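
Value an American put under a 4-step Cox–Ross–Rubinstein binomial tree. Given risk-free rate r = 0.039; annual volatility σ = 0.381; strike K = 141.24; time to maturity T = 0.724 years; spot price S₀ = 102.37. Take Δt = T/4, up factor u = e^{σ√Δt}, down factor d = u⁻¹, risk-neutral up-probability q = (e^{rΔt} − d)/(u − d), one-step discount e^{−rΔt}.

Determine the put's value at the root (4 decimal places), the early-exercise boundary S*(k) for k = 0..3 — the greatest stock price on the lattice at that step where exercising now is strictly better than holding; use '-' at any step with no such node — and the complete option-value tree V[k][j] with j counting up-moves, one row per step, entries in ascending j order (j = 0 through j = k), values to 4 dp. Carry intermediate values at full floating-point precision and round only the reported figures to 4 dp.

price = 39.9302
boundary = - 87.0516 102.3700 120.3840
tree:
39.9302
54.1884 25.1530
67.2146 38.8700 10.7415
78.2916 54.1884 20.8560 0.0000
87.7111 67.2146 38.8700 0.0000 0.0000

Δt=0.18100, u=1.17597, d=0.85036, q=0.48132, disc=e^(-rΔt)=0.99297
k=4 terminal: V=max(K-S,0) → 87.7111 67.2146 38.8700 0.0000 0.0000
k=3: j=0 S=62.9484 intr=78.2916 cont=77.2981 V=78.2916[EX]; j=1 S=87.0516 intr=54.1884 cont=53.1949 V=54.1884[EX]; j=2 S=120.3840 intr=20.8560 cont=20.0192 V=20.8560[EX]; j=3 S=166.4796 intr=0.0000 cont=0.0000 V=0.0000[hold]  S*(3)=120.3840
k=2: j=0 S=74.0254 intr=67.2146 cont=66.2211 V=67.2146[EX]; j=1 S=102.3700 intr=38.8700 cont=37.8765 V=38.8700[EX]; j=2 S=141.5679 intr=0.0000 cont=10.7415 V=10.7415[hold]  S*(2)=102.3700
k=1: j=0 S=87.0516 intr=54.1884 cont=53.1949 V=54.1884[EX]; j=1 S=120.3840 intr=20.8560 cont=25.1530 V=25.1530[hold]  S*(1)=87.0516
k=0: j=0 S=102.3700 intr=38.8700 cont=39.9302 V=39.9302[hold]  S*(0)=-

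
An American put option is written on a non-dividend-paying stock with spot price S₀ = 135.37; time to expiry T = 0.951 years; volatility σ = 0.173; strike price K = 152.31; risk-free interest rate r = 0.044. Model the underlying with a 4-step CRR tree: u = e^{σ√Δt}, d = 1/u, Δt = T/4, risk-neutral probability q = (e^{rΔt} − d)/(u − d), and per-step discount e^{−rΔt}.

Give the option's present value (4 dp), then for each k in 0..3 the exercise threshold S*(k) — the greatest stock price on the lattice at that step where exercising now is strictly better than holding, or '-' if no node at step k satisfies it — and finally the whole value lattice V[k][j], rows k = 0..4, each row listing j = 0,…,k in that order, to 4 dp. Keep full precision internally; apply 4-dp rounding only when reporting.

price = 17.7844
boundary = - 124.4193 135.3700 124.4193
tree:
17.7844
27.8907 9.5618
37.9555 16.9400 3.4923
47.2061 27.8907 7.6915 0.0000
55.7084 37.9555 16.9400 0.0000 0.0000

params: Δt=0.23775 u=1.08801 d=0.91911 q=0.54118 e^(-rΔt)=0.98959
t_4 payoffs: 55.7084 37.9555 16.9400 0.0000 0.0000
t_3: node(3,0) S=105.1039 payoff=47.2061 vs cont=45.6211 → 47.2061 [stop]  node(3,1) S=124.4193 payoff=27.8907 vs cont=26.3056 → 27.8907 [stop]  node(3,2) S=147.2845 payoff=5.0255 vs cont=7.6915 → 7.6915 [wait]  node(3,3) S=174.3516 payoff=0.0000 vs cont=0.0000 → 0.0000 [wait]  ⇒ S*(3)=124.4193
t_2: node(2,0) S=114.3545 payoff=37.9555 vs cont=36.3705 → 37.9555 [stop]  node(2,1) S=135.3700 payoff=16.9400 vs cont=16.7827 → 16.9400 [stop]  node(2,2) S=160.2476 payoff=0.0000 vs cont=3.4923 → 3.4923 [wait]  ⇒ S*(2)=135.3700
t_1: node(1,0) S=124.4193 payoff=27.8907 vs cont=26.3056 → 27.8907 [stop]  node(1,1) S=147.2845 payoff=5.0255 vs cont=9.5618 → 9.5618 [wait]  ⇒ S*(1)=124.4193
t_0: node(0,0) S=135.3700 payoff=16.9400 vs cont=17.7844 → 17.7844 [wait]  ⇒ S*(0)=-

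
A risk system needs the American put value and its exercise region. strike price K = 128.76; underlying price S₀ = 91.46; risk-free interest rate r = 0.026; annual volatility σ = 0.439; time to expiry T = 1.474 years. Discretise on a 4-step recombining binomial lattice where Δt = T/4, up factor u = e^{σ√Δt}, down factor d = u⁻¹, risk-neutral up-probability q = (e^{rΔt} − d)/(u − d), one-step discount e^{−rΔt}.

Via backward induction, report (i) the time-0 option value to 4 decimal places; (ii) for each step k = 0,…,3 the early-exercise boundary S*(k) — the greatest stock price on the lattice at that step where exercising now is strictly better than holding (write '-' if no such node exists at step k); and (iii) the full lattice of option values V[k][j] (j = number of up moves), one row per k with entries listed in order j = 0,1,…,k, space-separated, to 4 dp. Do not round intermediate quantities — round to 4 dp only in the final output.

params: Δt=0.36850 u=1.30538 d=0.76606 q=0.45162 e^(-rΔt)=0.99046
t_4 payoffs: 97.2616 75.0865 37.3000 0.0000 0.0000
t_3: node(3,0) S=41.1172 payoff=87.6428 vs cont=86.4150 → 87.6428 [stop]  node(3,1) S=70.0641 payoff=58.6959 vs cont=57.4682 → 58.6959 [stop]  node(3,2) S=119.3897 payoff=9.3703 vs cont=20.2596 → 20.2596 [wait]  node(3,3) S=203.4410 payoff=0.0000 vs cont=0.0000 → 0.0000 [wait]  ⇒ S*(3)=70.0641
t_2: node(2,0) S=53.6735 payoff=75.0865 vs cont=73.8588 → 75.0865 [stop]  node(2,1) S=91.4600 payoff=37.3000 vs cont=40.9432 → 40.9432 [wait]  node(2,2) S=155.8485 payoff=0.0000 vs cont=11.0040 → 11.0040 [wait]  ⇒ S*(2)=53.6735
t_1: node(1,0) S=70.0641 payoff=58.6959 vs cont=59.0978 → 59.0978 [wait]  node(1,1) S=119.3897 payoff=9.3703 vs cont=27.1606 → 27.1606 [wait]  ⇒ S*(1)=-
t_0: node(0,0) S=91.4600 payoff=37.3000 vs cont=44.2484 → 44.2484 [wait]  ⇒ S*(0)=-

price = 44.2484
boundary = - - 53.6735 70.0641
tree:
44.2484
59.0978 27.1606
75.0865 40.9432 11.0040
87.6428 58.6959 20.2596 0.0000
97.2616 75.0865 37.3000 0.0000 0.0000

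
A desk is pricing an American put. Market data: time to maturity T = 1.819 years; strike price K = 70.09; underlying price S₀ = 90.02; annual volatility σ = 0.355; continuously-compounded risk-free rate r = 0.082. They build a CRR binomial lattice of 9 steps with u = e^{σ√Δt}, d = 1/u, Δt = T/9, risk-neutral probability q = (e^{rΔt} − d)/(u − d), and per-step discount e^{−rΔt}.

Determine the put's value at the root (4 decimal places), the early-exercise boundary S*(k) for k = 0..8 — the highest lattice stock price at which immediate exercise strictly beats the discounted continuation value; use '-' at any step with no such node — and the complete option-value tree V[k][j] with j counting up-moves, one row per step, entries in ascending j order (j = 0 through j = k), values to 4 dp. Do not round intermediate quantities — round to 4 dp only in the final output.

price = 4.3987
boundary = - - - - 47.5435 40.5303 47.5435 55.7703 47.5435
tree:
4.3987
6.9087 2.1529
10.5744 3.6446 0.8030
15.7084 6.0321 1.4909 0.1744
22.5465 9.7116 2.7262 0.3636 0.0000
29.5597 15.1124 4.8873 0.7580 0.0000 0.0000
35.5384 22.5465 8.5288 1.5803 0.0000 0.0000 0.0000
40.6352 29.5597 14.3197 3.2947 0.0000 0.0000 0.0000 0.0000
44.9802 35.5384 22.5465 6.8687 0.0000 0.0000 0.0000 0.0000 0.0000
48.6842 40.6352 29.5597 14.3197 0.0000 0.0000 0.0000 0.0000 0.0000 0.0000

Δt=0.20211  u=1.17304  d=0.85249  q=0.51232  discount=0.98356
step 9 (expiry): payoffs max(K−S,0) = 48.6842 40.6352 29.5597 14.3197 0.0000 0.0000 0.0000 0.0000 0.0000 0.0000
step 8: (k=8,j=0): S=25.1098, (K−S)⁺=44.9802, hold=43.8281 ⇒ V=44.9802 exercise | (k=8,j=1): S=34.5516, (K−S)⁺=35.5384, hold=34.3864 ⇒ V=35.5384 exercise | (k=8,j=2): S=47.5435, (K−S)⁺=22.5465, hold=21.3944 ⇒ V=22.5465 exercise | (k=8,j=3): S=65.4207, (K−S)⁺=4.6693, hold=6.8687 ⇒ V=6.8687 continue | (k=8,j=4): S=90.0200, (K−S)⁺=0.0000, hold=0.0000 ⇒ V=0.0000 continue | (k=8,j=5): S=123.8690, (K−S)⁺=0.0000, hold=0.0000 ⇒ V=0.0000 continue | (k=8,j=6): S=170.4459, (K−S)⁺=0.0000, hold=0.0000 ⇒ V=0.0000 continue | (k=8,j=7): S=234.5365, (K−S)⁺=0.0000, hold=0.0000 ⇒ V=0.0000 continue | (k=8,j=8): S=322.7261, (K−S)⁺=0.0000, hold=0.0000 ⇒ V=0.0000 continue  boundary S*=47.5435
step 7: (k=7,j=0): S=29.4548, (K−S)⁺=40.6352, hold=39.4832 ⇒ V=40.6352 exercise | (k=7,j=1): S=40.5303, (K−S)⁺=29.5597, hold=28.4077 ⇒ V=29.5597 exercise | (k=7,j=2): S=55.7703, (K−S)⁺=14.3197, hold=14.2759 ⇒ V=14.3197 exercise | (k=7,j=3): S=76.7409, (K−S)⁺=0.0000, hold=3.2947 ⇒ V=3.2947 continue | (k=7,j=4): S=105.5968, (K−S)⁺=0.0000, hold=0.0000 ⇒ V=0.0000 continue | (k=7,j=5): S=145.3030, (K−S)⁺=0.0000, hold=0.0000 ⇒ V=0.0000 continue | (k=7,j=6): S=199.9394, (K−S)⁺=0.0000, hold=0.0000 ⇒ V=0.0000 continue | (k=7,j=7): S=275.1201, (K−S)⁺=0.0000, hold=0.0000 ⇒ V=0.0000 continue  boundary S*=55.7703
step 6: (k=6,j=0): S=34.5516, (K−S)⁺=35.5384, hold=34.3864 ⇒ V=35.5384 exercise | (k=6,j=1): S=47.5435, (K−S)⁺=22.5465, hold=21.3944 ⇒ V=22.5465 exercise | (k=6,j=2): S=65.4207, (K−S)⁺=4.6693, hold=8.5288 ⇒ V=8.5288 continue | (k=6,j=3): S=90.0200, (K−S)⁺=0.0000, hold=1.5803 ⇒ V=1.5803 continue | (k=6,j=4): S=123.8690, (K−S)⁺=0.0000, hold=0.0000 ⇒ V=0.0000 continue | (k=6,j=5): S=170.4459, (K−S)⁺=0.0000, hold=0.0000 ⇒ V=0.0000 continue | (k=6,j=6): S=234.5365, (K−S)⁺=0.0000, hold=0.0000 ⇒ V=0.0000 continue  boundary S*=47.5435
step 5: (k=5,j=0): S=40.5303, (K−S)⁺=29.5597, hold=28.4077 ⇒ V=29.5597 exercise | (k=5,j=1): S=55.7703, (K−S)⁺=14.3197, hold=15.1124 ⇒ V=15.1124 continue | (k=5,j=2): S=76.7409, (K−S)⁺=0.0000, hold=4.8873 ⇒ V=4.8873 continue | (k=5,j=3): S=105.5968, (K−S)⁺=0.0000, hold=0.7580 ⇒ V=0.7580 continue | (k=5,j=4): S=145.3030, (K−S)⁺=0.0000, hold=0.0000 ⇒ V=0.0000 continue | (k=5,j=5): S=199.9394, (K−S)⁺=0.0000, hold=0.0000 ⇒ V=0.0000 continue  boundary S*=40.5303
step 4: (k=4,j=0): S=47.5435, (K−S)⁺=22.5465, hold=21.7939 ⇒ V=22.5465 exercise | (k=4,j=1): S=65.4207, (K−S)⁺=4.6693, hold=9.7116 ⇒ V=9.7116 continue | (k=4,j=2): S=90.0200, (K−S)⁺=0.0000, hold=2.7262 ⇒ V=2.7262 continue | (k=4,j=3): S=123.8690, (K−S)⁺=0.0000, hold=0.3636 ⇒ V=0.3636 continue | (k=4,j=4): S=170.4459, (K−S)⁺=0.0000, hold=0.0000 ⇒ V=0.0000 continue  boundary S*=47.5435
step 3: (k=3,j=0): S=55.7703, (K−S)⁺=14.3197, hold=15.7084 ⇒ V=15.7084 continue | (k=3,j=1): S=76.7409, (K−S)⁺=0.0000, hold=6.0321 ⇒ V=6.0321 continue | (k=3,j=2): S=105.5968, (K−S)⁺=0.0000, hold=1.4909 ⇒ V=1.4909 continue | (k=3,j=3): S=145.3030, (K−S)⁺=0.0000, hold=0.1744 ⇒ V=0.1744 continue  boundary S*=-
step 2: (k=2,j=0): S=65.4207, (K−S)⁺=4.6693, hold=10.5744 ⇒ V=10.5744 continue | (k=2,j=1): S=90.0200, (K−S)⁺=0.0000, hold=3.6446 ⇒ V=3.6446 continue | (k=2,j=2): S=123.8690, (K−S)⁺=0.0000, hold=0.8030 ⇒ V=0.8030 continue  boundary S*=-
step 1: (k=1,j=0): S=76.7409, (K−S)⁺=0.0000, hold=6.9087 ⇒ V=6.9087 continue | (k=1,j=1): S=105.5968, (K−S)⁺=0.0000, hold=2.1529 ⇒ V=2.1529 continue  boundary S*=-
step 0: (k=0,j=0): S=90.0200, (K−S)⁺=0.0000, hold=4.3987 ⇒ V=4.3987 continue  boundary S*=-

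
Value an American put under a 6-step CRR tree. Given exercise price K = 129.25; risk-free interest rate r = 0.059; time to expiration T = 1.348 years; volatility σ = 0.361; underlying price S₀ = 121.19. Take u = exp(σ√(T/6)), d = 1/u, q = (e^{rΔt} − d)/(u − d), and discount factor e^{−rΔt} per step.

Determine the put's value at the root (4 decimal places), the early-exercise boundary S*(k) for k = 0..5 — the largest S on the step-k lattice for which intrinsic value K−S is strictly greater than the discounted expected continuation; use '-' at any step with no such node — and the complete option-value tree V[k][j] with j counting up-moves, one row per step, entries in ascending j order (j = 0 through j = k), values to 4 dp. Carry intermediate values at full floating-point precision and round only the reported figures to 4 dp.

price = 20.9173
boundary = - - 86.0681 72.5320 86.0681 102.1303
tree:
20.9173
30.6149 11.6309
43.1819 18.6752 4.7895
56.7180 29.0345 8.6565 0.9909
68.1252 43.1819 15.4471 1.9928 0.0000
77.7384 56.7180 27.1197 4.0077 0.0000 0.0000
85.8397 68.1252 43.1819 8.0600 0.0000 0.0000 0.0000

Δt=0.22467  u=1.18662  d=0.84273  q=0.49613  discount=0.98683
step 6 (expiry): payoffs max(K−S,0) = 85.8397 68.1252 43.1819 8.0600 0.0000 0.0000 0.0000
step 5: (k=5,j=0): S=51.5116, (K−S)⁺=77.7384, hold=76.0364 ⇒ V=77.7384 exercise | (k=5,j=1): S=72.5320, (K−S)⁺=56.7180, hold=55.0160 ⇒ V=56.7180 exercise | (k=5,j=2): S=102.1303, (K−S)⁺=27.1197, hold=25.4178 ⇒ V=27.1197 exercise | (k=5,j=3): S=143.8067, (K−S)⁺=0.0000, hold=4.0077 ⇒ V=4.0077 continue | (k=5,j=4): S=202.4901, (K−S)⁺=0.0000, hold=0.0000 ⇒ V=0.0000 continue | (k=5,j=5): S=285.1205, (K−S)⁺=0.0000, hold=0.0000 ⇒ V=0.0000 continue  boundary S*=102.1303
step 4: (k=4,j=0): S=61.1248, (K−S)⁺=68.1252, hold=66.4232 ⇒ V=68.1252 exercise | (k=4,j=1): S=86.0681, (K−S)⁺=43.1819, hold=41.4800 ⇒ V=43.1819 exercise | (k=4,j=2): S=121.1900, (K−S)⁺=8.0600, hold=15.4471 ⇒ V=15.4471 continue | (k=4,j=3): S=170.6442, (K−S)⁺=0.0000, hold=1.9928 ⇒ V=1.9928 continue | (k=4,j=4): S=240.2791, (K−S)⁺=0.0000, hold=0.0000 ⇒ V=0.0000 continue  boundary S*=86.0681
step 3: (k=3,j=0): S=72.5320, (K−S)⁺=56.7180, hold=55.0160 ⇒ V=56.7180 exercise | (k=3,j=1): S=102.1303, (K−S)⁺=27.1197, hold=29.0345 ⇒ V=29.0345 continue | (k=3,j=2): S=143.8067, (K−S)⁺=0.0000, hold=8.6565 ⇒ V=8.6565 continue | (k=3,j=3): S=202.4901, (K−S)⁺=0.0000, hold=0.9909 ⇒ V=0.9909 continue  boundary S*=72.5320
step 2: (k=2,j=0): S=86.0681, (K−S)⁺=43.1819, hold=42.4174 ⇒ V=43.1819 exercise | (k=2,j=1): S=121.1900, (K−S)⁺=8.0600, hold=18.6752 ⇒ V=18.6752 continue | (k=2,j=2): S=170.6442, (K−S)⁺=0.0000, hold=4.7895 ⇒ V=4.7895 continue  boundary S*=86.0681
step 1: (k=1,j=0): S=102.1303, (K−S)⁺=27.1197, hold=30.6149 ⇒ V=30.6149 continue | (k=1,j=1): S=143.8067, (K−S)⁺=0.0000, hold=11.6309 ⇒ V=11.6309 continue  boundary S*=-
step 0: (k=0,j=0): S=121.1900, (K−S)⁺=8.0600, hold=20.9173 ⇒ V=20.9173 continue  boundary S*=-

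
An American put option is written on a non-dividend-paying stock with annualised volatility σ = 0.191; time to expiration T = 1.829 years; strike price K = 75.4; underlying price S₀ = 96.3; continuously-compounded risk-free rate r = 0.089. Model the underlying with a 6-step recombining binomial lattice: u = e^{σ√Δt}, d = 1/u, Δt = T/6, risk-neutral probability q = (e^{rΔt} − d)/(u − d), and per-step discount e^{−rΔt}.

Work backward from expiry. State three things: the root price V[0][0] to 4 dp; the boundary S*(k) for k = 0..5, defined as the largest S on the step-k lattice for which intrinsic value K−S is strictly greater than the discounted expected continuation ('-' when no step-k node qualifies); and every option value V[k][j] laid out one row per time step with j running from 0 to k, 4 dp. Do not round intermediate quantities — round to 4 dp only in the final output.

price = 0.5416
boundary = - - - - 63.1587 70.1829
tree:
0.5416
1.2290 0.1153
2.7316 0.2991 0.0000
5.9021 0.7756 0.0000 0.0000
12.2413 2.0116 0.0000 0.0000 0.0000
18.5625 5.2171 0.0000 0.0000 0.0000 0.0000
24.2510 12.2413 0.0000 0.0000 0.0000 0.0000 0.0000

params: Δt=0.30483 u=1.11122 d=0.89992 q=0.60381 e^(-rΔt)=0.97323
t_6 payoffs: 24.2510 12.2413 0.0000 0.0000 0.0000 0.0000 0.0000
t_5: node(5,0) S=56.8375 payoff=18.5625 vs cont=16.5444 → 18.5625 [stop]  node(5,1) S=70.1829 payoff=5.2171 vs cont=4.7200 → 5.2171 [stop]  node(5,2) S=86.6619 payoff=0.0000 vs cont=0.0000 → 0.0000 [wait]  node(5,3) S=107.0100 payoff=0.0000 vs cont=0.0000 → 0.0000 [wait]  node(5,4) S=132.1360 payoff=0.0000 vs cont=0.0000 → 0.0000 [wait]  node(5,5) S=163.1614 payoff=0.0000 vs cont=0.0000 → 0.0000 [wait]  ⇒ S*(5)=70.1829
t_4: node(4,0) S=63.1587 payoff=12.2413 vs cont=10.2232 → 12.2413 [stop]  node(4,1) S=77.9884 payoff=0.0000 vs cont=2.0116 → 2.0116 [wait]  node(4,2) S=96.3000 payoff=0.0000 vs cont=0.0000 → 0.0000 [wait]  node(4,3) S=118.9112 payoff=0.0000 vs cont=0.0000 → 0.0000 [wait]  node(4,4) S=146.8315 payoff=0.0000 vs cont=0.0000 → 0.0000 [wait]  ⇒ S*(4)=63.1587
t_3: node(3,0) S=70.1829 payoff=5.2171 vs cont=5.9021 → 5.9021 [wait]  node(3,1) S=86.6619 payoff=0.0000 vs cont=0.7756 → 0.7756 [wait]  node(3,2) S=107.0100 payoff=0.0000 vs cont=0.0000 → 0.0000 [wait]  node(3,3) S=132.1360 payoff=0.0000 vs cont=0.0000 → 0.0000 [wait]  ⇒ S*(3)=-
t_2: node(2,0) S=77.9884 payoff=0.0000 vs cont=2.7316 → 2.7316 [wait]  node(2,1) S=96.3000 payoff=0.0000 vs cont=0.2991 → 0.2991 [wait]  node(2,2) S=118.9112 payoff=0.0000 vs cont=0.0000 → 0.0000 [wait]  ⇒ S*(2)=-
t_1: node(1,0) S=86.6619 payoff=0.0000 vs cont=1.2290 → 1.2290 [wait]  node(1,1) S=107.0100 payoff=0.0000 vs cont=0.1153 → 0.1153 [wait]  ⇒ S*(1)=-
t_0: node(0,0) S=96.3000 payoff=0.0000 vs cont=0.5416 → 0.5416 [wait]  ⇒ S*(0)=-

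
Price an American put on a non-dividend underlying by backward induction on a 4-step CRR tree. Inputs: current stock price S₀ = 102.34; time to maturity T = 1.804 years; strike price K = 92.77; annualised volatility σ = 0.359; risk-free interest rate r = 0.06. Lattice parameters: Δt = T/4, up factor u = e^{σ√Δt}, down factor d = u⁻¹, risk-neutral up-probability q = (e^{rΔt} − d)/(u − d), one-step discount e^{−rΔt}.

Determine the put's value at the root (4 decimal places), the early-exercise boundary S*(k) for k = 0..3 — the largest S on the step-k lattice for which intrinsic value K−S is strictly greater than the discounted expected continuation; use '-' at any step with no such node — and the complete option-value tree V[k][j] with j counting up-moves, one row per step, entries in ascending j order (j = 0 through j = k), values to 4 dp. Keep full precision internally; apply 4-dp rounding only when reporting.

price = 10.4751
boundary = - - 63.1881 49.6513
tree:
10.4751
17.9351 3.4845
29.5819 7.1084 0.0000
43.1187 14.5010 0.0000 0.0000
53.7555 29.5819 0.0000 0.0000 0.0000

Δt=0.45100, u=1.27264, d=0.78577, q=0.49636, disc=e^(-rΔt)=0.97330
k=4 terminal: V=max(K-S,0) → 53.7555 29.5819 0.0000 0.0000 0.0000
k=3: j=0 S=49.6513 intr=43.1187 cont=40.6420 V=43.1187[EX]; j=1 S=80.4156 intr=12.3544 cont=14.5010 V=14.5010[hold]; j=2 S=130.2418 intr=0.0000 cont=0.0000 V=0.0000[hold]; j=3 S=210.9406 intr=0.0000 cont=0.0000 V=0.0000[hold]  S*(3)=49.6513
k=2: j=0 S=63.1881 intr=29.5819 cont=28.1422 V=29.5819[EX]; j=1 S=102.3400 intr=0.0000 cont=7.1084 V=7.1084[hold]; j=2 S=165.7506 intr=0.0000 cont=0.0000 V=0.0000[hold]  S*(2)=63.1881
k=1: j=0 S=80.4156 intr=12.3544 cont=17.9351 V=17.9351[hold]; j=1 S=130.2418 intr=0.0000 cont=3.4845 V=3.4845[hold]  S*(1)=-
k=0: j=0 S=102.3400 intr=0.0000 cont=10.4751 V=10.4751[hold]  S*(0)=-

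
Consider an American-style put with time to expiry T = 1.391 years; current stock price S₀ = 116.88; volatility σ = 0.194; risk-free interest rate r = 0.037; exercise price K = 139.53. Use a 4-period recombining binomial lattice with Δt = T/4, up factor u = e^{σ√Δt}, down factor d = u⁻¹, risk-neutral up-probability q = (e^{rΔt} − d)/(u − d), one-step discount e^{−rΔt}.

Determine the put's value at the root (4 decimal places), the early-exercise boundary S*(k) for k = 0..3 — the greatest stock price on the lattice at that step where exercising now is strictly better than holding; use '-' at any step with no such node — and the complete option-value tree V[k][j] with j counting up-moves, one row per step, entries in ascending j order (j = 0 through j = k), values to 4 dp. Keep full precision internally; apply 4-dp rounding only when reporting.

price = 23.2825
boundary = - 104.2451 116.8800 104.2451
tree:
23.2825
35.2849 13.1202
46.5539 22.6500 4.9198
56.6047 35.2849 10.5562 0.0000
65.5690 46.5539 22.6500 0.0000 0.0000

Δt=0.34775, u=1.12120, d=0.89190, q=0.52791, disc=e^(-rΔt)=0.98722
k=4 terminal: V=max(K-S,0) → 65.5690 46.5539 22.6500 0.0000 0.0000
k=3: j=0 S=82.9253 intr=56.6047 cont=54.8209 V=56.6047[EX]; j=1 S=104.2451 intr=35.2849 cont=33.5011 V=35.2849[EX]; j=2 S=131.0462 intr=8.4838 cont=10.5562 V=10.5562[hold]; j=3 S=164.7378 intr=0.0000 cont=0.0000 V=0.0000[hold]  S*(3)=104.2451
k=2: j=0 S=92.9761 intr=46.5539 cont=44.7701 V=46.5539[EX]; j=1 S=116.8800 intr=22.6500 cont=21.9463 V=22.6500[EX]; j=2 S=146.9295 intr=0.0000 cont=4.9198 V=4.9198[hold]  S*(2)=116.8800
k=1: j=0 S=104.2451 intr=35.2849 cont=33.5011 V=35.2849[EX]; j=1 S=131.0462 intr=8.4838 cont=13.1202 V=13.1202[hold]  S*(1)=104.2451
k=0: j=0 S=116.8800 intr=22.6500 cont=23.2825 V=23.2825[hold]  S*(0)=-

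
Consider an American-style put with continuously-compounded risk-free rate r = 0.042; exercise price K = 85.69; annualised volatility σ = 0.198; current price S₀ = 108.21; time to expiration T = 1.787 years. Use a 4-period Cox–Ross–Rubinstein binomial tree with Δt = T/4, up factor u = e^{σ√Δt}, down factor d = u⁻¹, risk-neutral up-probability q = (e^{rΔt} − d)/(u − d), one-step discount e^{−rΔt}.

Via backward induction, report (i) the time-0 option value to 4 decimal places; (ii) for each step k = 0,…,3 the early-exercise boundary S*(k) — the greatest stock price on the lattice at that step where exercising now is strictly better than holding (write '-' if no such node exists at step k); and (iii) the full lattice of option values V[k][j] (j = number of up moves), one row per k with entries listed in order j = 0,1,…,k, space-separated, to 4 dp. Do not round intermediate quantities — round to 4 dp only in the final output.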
──────────────────────────────
§ Activity
Show every line of the material above in which "Take" is present.

§ Result
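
Value an American put under a 4-step Cox–Ross–Rubinstein binomial tree. Given risk-free rate r = 0.039; annual volatility σ = 0.381; strike K = 141.24; time to maturity T = 0.724 years; spot price S₀ = 102.37. Take Δt = T/4, up factor u = e^{σ√Δt}, down factor d = u⁻¹, risk-neutral up-probability q = (e^{rΔt} − d)/(u − d), one-step discount e^{−rΔt}.
Value an American put under a 6-step CRR tree. Given exercise price K = 129.25; risk-free interest rate r = 0.059; time to expiration T = 1.348 years; volatility σ = 0.361; underlying price S₀ = 121.19. Take u = exp(σ√(T/6)), d = 1/u, q = (e^{rΔt} − d)/(u − d), and discount factor e^{−rΔt} per step.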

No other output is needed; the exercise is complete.